● EXERCISE INPUT:
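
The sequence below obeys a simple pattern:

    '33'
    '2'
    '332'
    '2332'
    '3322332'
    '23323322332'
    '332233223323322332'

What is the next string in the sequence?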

● WHAT YOU HAVE TO DO: The records above need to be transcribed in full. Keep every character unchanged.

● RESPONSE TO THIS EXERCISE:
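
The sequence below obeys a simple pattern:

    '33'
    '2'
    '332'
    '2332'
    '3322332'
    '23323322332'
    '332233223323322332'

What is the next string in the sequence?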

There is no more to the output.